--- PROVIDED INFORMATION Enclosed Below ---

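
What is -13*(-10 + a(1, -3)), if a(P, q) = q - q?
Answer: 130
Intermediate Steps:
a(P, q) = 0
-13*(-10 + a(1, -3)) = -13*(-10 + 0) = -13*(-10) = 130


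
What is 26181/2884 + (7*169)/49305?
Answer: 1294265977/142195620 ≈ 9.1020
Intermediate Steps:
26181/2884 + (7*169)/49305 = 26181*(1/2884) + 1183*(1/49305) = 26181/2884 + 1183/49305 = 1294265977/142195620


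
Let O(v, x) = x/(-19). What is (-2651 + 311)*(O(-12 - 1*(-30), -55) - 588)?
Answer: 26013780/19 ≈ 1.3691e+6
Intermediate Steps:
O(v, x) = -x/19 (O(v, x) = x*(-1/19) = -x/19)
(-2651 + 311)*(O(-12 - 1*(-30), -55) - 588) = (-2651 + 311)*(-1/19*(-55) - 588) = -2340*(55/19 - 588) = -2340*(-11117/19) = 26013780/19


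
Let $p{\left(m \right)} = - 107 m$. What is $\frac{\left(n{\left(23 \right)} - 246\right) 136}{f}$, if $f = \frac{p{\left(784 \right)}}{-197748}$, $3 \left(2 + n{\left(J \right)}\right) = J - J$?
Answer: $- \frac{416852784}{5243} \approx -79507.0$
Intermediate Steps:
$n{\left(J \right)} = -2$ ($n{\left(J \right)} = -2 + \frac{J - J}{3} = -2 + \frac{1}{3} \cdot 0 = -2 + 0 = -2$)
$f = \frac{20972}{49437}$ ($f = \frac{\left(-107\right) 784}{-197748} = \left(-83888\right) \left(- \frac{1}{197748}\right) = \frac{20972}{49437} \approx 0.42422$)
$\frac{\left(n{\left(23 \right)} - 246\right) 136}{f} = \frac{\left(-2 - 246\right) 136}{\frac{20972}{49437}} = \left(-248\right) 136 \cdot \frac{49437}{20972} = \left(-33728\right) \frac{49437}{20972} = - \frac{416852784}{5243}$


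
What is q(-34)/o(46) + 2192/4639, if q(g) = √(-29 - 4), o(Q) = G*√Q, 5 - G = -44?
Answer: 2192/4639 + I*√1518/2254 ≈ 0.47252 + 0.017285*I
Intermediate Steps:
G = 49 (G = 5 - 1*(-44) = 5 + 44 = 49)
o(Q) = 49*√Q
q(g) = I*√33 (q(g) = √(-33) = I*√33)
q(-34)/o(46) + 2192/4639 = (I*√33)/((49*√46)) + 2192/4639 = (I*√33)*(√46/2254) + 2192*(1/4639) = I*√1518/2254 + 2192/4639 = 2192/4639 + I*√1518/2254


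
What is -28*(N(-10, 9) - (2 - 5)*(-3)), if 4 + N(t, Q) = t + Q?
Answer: 392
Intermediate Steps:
N(t, Q) = -4 + Q + t (N(t, Q) = -4 + (t + Q) = -4 + (Q + t) = -4 + Q + t)
-28*(N(-10, 9) - (2 - 5)*(-3)) = -28*((-4 + 9 - 10) - (2 - 5)*(-3)) = -28*(-5 - (-3)*(-3)) = -28*(-5 - 1*9) = -28*(-5 - 9) = -28*(-14) = 392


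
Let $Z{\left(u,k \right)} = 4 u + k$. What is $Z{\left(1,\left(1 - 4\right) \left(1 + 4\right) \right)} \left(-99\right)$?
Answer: $1089$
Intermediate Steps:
$Z{\left(u,k \right)} = k + 4 u$
$Z{\left(1,\left(1 - 4\right) \left(1 + 4\right) \right)} \left(-99\right) = \left(\left(1 - 4\right) \left(1 + 4\right) + 4 \cdot 1\right) \left(-99\right) = \left(\left(-3\right) 5 + 4\right) \left(-99\right) = \left(-15 + 4\right) \left(-99\right) = \left(-11\right) \left(-99\right) = 1089$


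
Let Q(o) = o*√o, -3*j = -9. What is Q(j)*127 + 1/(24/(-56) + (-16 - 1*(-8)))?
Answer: -7/59 + 381*√3 ≈ 659.79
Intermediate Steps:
j = 3 (j = -⅓*(-9) = 3)
Q(o) = o^(3/2)
Q(j)*127 + 1/(24/(-56) + (-16 - 1*(-8))) = 3^(3/2)*127 + 1/(24/(-56) + (-16 - 1*(-8))) = (3*√3)*127 + 1/(24*(-1/56) + (-16 + 8)) = 381*√3 + 1/(-3/7 - 8) = 381*√3 + 1/(-59/7) = 381*√3 - 7/59 = -7/59 + 381*√3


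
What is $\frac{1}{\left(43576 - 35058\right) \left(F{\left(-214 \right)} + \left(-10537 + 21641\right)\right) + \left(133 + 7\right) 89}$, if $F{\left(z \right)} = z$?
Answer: $\frac{1}{92773480} \approx 1.0779 \cdot 10^{-8}$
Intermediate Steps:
$\frac{1}{\left(43576 - 35058\right) \left(F{\left(-214 \right)} + \left(-10537 + 21641\right)\right) + \left(133 + 7\right) 89} = \frac{1}{\left(43576 - 35058\right) \left(-214 + \left(-10537 + 21641\right)\right) + \left(133 + 7\right) 89} = \frac{1}{8518 \left(-214 + 11104\right) + 140 \cdot 89} = \frac{1}{8518 \cdot 10890 + 12460} = \frac{1}{92761020 + 12460} = \frac{1}{92773480}$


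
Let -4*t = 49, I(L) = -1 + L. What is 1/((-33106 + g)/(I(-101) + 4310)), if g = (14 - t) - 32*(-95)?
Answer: -16832/120159 ≈ -0.14008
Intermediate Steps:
t = -49/4 (t = -¼*49 = -49/4 ≈ -12.250)
g = 12265/4 (g = (14 - 1*(-49/4)) - 32*(-95) = (14 + 49/4) + 3040 = 105/4 + 3040 = 12265/4 ≈ 3066.3)
1/((-33106 + g)/(I(-101) + 4310)) = 1/((-33106 + 12265/4)/((-1 - 101) + 4310)) = 1/(-120159/(4*(-102 + 4310))) = 1/(-120159/4/4208) = 1/(-120159/4*1/4208) = 1/(-120159/16832) = -16832/120159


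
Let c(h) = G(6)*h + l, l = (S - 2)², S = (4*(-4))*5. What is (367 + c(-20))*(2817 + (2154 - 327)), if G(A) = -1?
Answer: 33023484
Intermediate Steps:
S = -80 (S = -16*5 = -80)
l = 6724 (l = (-80 - 2)² = (-82)² = 6724)
c(h) = 6724 - h (c(h) = -h + 6724 = 6724 - h)
(367 + c(-20))*(2817 + (2154 - 327)) = (367 + (6724 - 1*(-20)))*(2817 + (2154 - 327)) = (367 + (6724 + 20))*(2817 + 1827) = (367 + 6744)*4644 = 7111*4644 = 33023484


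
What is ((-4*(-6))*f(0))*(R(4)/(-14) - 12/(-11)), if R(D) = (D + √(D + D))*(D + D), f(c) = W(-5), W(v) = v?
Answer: 11040/77 + 960*√2/7 ≈ 337.33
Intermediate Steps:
f(c) = -5
R(D) = 2*D*(D + √2*√D) (R(D) = (D + √(2*D))*(2*D) = (D + √2*√D)*(2*D) = 2*D*(D + √2*√D))
((-4*(-6))*f(0))*(R(4)/(-14) - 12/(-11)) = (-4*(-6)*(-5))*((2*4² + 2*√2*4^(3/2))/(-14) - 12/(-11)) = (24*(-5))*((2*16 + 2*√2*8)*(-1/14) - 12*(-1/11)) = -120*((32 + 16*√2)*(-1/14) + 12/11) = -120*((-16/7 - 8*√2/7) + 12/11) = -120*(-92/77 - 8*√2/7) = 11040/77 + 960*√2/7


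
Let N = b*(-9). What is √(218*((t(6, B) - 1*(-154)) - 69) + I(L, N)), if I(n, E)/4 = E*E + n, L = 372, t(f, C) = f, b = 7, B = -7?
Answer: √37202 ≈ 192.88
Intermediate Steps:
N = -63 (N = 7*(-9) = -63)
I(n, E) = 4*n + 4*E² (I(n, E) = 4*(E*E + n) = 4*(E² + n) = 4*(n + E²) = 4*n + 4*E²)
√(218*((t(6, B) - 1*(-154)) - 69) + I(L, N)) = √(218*((6 - 1*(-154)) - 69) + (4*372 + 4*(-63)²)) = √(218*((6 + 154) - 69) + (1488 + 4*3969)) = √(218*(160 - 69) + (1488 + 15876)) = √(218*91 + 17364) = √(19838 + 17364) = √37202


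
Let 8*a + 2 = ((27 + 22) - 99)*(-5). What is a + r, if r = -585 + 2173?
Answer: 1619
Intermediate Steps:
a = 31 (a = -¼ + (((27 + 22) - 99)*(-5))/8 = -¼ + ((49 - 99)*(-5))/8 = -¼ + (-50*(-5))/8 = -¼ + (⅛)*250 = -¼ + 125/4 = 31)
r = 1588
a + r = 31 + 1588 = 1619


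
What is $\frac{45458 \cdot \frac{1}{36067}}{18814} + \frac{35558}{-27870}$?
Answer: $- \frac{6031782731936}{4727898418515} \approx -1.2758$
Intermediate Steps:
$\frac{45458 \cdot \frac{1}{36067}}{18814} + \frac{35558}{-27870} = 45458 \cdot \frac{1}{36067} \cdot \frac{1}{18814} + 35558 \left(- \frac{1}{27870}\right) = \frac{45458}{36067} \cdot \frac{1}{18814} - \frac{17779}{13935} = \frac{22729}{339282269} - \frac{17779}{13935} = - \frac{6031782731936}{4727898418515}$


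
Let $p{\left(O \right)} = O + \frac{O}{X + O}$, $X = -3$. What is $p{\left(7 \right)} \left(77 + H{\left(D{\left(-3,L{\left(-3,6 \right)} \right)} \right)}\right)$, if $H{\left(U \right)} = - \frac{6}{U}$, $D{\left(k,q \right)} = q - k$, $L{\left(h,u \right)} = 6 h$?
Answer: $\frac{2709}{4} \approx 677.25$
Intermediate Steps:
$p{\left(O \right)} = O + \frac{O}{-3 + O}$
$p{\left(7 \right)} \left(77 + H{\left(D{\left(-3,L{\left(-3,6 \right)} \right)} \right)}\right) = \frac{7 \left(-2 + 7\right)}{-3 + 7} \left(77 - \frac{6}{6 \left(-3\right) - -3}\right) = 7 \cdot \frac{1}{4} \cdot 5 \left(77 - \frac{6}{-18 + 3}\right) = 7 \cdot \frac{1}{4} \cdot 5 \left(77 - \frac{6}{-15}\right) = \frac{35 \left(77 - - \frac{2}{5}\right)}{4} = \frac{35 \left(77 + \frac{2}{5}\right)}{4} = \frac{35}{4} \cdot \frac{387}{5} = \frac{2709}{4}$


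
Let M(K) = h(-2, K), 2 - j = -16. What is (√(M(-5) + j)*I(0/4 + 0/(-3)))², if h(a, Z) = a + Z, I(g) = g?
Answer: 0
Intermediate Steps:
h(a, Z) = Z + a
j = 18 (j = 2 - 1*(-16) = 2 + 16 = 18)
M(K) = -2 + K (M(K) = K - 2 = -2 + K)
(√(M(-5) + j)*I(0/4 + 0/(-3)))² = (√((-2 - 5) + 18)*(0/4 + 0/(-3)))² = (√(-7 + 18)*(0*(¼) + 0*(-⅓)))² = (√11*(0 + 0))² = (√11*0)² = 0² = 0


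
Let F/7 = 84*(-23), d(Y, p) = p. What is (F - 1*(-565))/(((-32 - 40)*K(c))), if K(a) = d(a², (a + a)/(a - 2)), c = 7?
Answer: 64795/1008 ≈ 64.281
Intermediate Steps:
K(a) = 2*a/(-2 + a) (K(a) = (a + a)/(a - 2) = (2*a)/(-2 + a) = 2*a/(-2 + a))
F = -13524 (F = 7*(84*(-23)) = 7*(-1932) = -13524)
(F - 1*(-565))/(((-32 - 40)*K(c))) = (-13524 - 1*(-565))/(((-32 - 40)*(2*7/(-2 + 7)))) = (-13524 + 565)/((-144*7/5)) = -12959/((-144*7/5)) = -12959/((-72*14/5)) = -12959/(-1008/5) = -12959*(-5/1008) = 64795/1008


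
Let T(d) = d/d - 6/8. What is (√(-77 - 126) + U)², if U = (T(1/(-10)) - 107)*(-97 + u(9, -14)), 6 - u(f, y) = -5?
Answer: 337125509/4 + 18361*I*√203 ≈ 8.4281e+7 + 2.616e+5*I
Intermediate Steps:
u(f, y) = 11 (u(f, y) = 6 - 1*(-5) = 6 + 5 = 11)
T(d) = ¼ (T(d) = 1 - 6*⅛ = 1 - ¾ = ¼)
U = 18361/2 (U = (¼ - 107)*(-97 + 11) = -427/4*(-86) = 18361/2 ≈ 9180.5)
(√(-77 - 126) + U)² = (√(-77 - 126) + 18361/2)² = (√(-203) + 18361/2)² = (I*√203 + 18361/2)² = (18361/2 + I*√203)²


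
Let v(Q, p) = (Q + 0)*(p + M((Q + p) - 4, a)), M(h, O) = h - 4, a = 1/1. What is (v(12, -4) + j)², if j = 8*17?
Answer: 7744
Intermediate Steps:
a = 1
M(h, O) = -4 + h
v(Q, p) = Q*(-8 + Q + 2*p) (v(Q, p) = (Q + 0)*(p + (-4 + ((Q + p) - 4))) = Q*(p + (-4 + (-4 + Q + p))) = Q*(p + (-8 + Q + p)) = Q*(-8 + Q + 2*p))
j = 136
(v(12, -4) + j)² = (12*(-8 + 12 + 2*(-4)) + 136)² = (12*(-8 + 12 - 8) + 136)² = (12*(-4) + 136)² = (-48 + 136)² = 88² = 7744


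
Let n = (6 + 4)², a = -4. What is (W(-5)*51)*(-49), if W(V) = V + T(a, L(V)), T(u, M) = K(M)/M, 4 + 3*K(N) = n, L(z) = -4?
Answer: 32487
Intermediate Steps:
n = 100 (n = 10² = 100)
K(N) = 32 (K(N) = -4/3 + (⅓)*100 = -4/3 + 100/3 = 32)
T(u, M) = 32/M
W(V) = -8 + V (W(V) = V + 32/(-4) = V + 32*(-¼) = V - 8 = -8 + V)
(W(-5)*51)*(-49) = ((-8 - 5)*51)*(-49) = -13*51*(-49) = -663*(-49) = 32487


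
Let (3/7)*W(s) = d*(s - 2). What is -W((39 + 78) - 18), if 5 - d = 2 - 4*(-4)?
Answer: 8827/3 ≈ 2942.3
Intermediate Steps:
d = -13 (d = 5 - (2 - 4*(-4)) = 5 - (2 + 16) = 5 - 1*18 = 5 - 18 = -13)
W(s) = 182/3 - 91*s/3 (W(s) = 7*(-13*(s - 2))/3 = 7*(-13*(-2 + s))/3 = 7*(26 - 13*s)/3 = 182/3 - 91*s/3)
-W((39 + 78) - 18) = -(182/3 - 91*((39 + 78) - 18)/3) = -(182/3 - 91*(117 - 18)/3) = -(182/3 - 91/3*99) = -(182/3 - 3003) = -1*(-8827/3) = 8827/3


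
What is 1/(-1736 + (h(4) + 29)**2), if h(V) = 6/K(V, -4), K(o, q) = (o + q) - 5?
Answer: -25/24079 ≈ -0.0010382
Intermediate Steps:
K(o, q) = -5 + o + q
h(V) = 6/(-9 + V) (h(V) = 6/(-5 + V - 4) = 6/(-9 + V))
1/(-1736 + (h(4) + 29)**2) = 1/(-1736 + (6/(-9 + 4) + 29)**2) = 1/(-1736 + (6/(-5) + 29)**2) = 1/(-1736 + (6*(-1/5) + 29)**2) = 1/(-1736 + (-6/5 + 29)**2) = 1/(-1736 + (139/5)**2) = 1/(-1736 + 19321/25) = 1/(-24079/25) = -25/24079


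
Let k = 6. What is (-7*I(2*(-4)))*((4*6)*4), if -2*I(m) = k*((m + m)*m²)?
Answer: -2064384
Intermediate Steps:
I(m) = -6*m³ (I(m) = -3*(m + m)*m² = -3*(2*m)*m² = -3*2*m³ = -6*m³)
(-7*I(2*(-4)))*((4*6)*4) = (-(-42)*(2*(-4))³)*((4*6)*4) = (-(-42)*(-8)³)*(24*4) = -(-42)*(-512)*96 = -7*3072*96 = -21504*96 = -2064384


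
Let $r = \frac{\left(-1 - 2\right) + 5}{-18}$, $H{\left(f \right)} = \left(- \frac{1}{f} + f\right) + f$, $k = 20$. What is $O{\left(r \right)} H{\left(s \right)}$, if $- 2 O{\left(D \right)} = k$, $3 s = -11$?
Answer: $\frac{2330}{33} \approx 70.606$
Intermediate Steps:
$s = - \frac{11}{3}$ ($s = \frac{1}{3} \left(-11\right) = - \frac{11}{3} \approx -3.6667$)
$H{\left(f \right)} = - \frac{1}{f} + 2 f$ ($H{\left(f \right)} = \left(f - \frac{1}{f}\right) + f = - \frac{1}{f} + 2 f$)
$r = - \frac{1}{9}$ ($r = \left(-3 + 5\right) \left(- \frac{1}{18}\right) = 2 \left(- \frac{1}{18}\right) = - \frac{1}{9} \approx -0.11111$)
$O{\left(D \right)} = -10$ ($O{\left(D \right)} = \left(- \frac{1}{2}\right) 20 = -10$)
$O{\left(r \right)} H{\left(s \right)} = - 10 \left(- \frac{1}{- \frac{11}{3}} + 2 \left(- \frac{11}{3}\right)\right) = - 10 \left(\left(-1\right) \left(- \frac{3}{11}\right) - \frac{22}{3}\right) = - 10 \left(\frac{3}{11} - \frac{22}{3}\right) = \left(-10\right) \left(- \frac{233}{33}\right) = \frac{2330}{33}$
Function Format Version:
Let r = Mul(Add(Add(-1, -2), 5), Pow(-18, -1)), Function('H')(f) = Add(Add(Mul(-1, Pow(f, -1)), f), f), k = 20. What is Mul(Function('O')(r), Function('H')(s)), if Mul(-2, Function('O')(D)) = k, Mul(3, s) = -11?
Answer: Rational(2330, 33) ≈ 70.606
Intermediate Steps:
s = Rational(-11, 3) (s = Mul(Rational(1, 3), -11) = Rational(-11, 3) ≈ -3.6667)
Function('H')(f) = Add(Mul(-1, Pow(f, -1)), Mul(2, f)) (Function('H')(f) = Add(Add(f, Mul(-1, Pow(f, -1))), f) = Add(Mul(-1, Pow(f, -1)), Mul(2, f)))
r = Rational(-1, 9) (r = Mul(Add(-3, 5), Rational(-1, 18)) = Mul(2, Rational(-1, 18)) = Rational(-1, 9) ≈ -0.11111)
Function('O')(D) = -10 (Function('O')(D) = Mul(Rational(-1, 2), 20) = -10)
Mul(Function('O')(r), Function('H')(s)) = Mul(-10, Add(Mul(-1, Pow(Rational(-11, 3), -1)), Mul(2, Rational(-11, 3)))) = Mul(-10, Add(Mul(-1, Rational(-3, 11)), Rational(-22, 3))) = Mul(-10, Add(Rational(3, 11), Rational(-22, 3))) = Mul(-10, Rational(-233, 33)) = Rational(2330, 33)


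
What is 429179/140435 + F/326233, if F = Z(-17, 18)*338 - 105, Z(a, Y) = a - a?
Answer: 139997607032/45814531355 ≈ 3.0557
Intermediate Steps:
Z(a, Y) = 0
F = -105 (F = 0*338 - 105 = 0 - 105 = -105)
429179/140435 + F/326233 = 429179/140435 - 105/326233 = 139997607032/45814531355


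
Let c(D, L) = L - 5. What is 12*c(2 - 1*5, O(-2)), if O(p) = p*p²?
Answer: -156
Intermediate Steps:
O(p) = p³
c(D, L) = -5 + L
12*c(2 - 1*5, O(-2)) = 12*(-5 + (-2)³) = 12*(-5 - 8) = 12*(-13) = -156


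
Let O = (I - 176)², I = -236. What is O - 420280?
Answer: -250536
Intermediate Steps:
O = 169744 (O = (-236 - 176)² = (-412)² = 169744)
O - 420280 = 169744 - 420280 = -250536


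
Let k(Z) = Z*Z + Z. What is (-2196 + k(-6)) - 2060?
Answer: -4226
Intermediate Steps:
k(Z) = Z + Z² (k(Z) = Z² + Z = Z + Z²)
(-2196 + k(-6)) - 2060 = (-2196 - 6*(1 - 6)) - 2060 = (-2196 - 6*(-5)) - 2060 = (-2196 + 30) - 2060 = -2166 - 2060 = -4226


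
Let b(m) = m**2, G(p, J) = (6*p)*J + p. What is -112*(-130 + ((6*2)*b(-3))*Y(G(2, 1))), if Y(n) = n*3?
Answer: -493472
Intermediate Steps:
G(p, J) = p + 6*J*p (G(p, J) = 6*J*p + p = p + 6*J*p)
Y(n) = 3*n
-112*(-130 + ((6*2)*b(-3))*Y(G(2, 1))) = -112*(-130 + ((6*2)*(-3)**2)*(3*(2*(1 + 6*1)))) = -112*(-130 + (12*9)*(3*(2*(1 + 6)))) = -112*(-130 + 108*(3*(2*7))) = -112*(-130 + 108*(3*14)) = -112*(-130 + 108*42) = -112*(-130 + 4536) = -112*4406 = -493472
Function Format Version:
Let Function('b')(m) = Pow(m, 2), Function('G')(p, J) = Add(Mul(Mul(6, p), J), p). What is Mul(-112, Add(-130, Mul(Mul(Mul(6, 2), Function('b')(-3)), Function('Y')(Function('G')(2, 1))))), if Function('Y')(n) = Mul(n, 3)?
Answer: -493472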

--- End of Enclosed PROVIDED INFORMATION ---

* **INSTRUCTIONS TO FOLLOW**: Lines after the one containing "Answer: 392" are left out; every line from the start of the entries through that line is restated word for word.

* **ANSWER BELOW**:
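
What is -13*(-10 + a(1, -3)), if a(P, q) = q - q?
Answer: 130
Intermediate Steps:
a(P, q) = 0
-13*(-10 + a(1, -3)) = -13*(-10 + 0) = -13*(-10) = 130


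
What is 26181/2884 + (7*169)/49305?
Answer: 1294265977/142195620 ≈ 9.1020
Intermediate Steps:
26181/2884 + (7*169)/49305 = 26181*(1/2884) + 1183*(1/49305) = 26181/2884 + 1183/49305 = 1294265977/142195620


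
Let O(v, x) = x/(-19). What is (-2651 + 311)*(O(-12 - 1*(-30), -55) - 588)?
Answer: 26013780/19 ≈ 1.3691e+6
Intermediate Steps:
O(v, x) = -x/19 (O(v, x) = x*(-1/19) = -x/19)
(-2651 + 311)*(O(-12 - 1*(-30), -55) - 588) = (-2651 + 311)*(-1/19*(-55) - 588) = -2340*(55/19 - 588) = -2340*(-11117/19) = 26013780/19


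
Let $p{\left(m \right)} = - 107 m$. What is $\frac{\left(n{\left(23 \right)} - 246\right) 136}{f}$, if $f = \frac{p{\left(784 \right)}}{-197748}$, $3 \left(2 + n{\left(J \right)}\right) = J - J$?
Answer: $- \frac{416852784}{5243} \approx -79507.0$
Intermediate Steps:
$n{\left(J \right)} = -2$ ($n{\left(J \right)} = -2 + \frac{J - J}{3} = -2 + \frac{1}{3} \cdot 0 = -2 + 0 = -2$)
$f = \frac{20972}{49437}$ ($f = \frac{\left(-107\right) 784}{-197748} = \left(-83888\right) \left(- \frac{1}{197748}\right) = \frac{20972}{49437} \approx 0.42422$)
$\frac{\left(n{\left(23 \right)} - 246\right) 136}{f} = \frac{\left(-2 - 246\right) 136}{\frac{20972}{49437}} = \left(-248\right) 136 \cdot \frac{49437}{20972} = \left(-33728\right) \frac{49437}{20972} = - \frac{416852784}{5243}$


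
What is q(-34)/o(46) + 2192/4639, if q(g) = √(-29 - 4), o(Q) = G*√Q, 5 - G = -44?
Answer: 2192/4639 + I*√1518/2254 ≈ 0.47252 + 0.017285*I
Intermediate Steps:
G = 49 (G = 5 - 1*(-44) = 5 + 44 = 49)
o(Q) = 49*√Q
q(g) = I*√33 (q(g) = √(-33) = I*√33)
q(-34)/o(46) + 2192/4639 = (I*√33)/((49*√46)) + 2192/4639 = (I*√33)*(√46/2254) + 2192*(1/4639) = I*√1518/2254 + 2192/4639 = 2192/4639 + I*√1518/2254


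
What is -28*(N(-10, 9) - (2 - 5)*(-3)), if 4 + N(t, Q) = t + Q?
Answer: 392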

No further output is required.